### Exercise objective
Your answer should consist only of the lines below from the one with "The resulting date" through the one with "Application MR-791946 was", copied exactly.

-- Opening Marker --

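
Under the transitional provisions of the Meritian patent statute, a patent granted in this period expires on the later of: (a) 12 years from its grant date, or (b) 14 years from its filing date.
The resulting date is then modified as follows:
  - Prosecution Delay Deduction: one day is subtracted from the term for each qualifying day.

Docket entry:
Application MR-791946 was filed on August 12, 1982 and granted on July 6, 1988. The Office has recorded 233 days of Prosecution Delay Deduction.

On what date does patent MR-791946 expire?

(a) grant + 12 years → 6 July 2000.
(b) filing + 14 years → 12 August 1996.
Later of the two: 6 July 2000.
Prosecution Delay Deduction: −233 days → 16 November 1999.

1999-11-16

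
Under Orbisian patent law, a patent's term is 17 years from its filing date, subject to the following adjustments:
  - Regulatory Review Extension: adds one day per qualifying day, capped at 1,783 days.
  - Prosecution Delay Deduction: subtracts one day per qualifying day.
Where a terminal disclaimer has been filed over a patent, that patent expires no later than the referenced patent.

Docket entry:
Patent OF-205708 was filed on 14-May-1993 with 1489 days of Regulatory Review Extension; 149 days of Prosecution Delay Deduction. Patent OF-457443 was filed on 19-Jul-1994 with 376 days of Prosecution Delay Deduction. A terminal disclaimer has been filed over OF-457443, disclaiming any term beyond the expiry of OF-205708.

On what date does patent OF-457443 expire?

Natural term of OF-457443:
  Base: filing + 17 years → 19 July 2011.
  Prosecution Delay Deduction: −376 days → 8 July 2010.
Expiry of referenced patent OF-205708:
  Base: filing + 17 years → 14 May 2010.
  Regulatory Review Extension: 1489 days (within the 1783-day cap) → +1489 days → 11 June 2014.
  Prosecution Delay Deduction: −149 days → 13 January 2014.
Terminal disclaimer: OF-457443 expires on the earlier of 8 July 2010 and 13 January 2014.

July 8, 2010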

-- Closing Marker --

### Answer to the problem
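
The resulting date is then modified as follows:
  - Prosecution Delay Deduction: one day is subtracted from the term for each qualifying day.

Docket entry:
Application MR-791946 was filed on August 12, 1982 and granted on July 6, 1988. The Office has recorded 233 days of Prosecution Delay Deduction.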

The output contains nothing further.